__GOAL OF THE EXERCISE__: The records that follow are to be repeated exactly, in full.

__INFORMATION GIVEN__:
===

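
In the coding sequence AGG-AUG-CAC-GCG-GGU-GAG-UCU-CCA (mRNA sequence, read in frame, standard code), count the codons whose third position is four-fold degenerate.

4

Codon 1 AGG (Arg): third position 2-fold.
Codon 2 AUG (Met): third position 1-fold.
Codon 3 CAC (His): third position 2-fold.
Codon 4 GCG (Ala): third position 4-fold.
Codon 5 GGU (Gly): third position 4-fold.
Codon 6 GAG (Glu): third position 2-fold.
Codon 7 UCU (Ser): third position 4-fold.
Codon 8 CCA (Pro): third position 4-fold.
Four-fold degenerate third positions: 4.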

===

__TASK ANSWER__:
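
In the coding sequence AGG-AUG-CAC-GCG-GGU-GAG-UCU-CCA (mRNA sequence, read in frame, standard code), count the codons whose third position is four-fold degenerate.

4

Codon 1 AGG (Arg): third position 2-fold.
Codon 2 AUG (Met): third position 1-fold.
Codon 3 CAC (His): third position 2-fold.
Codon 4 GCG (Ala): third position 4-fold.
Codon 5 GGU (Gly): third position 4-fold.
Codon 6 GAG (Glu): third position 2-fold.
Codon 7 UCU (Ser): third position 4-fold.
Codon 8 CCA (Pro): third position 4-fold.
Four-fold degenerate third positions: 4.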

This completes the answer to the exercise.